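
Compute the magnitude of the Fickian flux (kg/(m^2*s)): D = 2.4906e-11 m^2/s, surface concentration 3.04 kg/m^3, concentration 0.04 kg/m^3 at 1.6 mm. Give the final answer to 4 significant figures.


J = -D * (dC/dx) = D * (C1 - C2) / dx
J = 2.4906e-11 * (3.04 - 0.04) / 1.6e-03
J = 4.67e-08 kg/(m^2*s)


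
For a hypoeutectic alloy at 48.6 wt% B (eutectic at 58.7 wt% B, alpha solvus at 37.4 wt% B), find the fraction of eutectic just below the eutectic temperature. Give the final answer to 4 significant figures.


f_primary = (C_e - C0) / (C_e - C_alpha_max)
f_primary = (58.7 - 48.6) / (58.7 - 37.4)
f_primary = 0.474178
f_eutectic = 1 - 0.474178 = 0.5258


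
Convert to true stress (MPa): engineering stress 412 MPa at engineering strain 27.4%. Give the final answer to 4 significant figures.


sigma_true = sigma_eng * (1 + epsilon_eng)
sigma_true = 412 * (1 + 0.274)
sigma_true = 524.9 MPa


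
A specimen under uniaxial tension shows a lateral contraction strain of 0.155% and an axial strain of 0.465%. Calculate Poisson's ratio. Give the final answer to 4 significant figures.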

******

* Instructions for the task *
The data must be given again in full, exactly as written.

* Solution to the exercise *
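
Compute the magnitude of the Fickian flux (kg/(m^2*s)): D = 2.4906e-11 m^2/s, surface concentration 3.04 kg/m^3, concentration 0.04 kg/m^3 at 1.6 mm. Give the final answer to 4 significant figures.


J = -D * (dC/dx) = D * (C1 - C2) / dx
J = 2.4906e-11 * (3.04 - 0.04) / 1.6e-03
J = 4.67e-08 kg/(m^2*s)


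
For a hypoeutectic alloy at 48.6 wt% B (eutectic at 58.7 wt% B, alpha solvus at 37.4 wt% B), find the fraction of eutectic just below the eutectic temperature. Give the final answer to 4 significant figures.


f_primary = (C_e - C0) / (C_e - C_alpha_max)
f_primary = (58.7 - 48.6) / (58.7 - 37.4)
f_primary = 0.474178
f_eutectic = 1 - 0.474178 = 0.5258


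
Convert to true stress (MPa): engineering stress 412 MPa at engineering strain 27.4%. Give the final answer to 4 significant figures.


sigma_true = sigma_eng * (1 + epsilon_eng)
sigma_true = 412 * (1 + 0.274)
sigma_true = 524.9 MPa


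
A specimen under uniaxial tension shows a lateral contraction strain of 0.155% and an axial strain of 0.465%. Calculate Poisson's ratio. Give the final answer to 4 significant figures.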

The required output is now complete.